EXERCISE INPUTS:
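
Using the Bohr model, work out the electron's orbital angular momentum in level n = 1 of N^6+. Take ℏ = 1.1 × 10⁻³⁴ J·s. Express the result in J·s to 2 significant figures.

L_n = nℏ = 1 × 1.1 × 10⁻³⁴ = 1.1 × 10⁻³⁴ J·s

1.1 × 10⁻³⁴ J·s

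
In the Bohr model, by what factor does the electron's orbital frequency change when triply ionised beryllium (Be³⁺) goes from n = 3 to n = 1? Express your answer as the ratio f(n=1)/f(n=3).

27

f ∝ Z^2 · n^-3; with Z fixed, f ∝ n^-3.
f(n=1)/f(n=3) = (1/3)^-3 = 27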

WORK INSTRUCTION: Reproduce the full listing above, keeping every line intact.

ANSWER FOR THE TASK:
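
Using the Bohr model, work out the electron's orbital angular momentum in level n = 1 of N^6+. Take ℏ = 1.1 × 10⁻³⁴ J·s. Express the result in J·s to 2 significant figures.

L_n = nℏ = 1 × 1.1 × 10⁻³⁴ = 1.1 × 10⁻³⁴ J·s

1.1 × 10⁻³⁴ J·s

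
In the Bohr model, by what factor does the electron's orbital frequency change when triply ionised beryllium (Be³⁺) goes from n = 3 to n = 1? Express your answer as the ratio f(n=1)/f(n=3).

27

f ∝ Z^2 · n^-3; with Z fixed, f ∝ n^-3.
f(n=1)/f(n=3) = (1/3)^-3 = 27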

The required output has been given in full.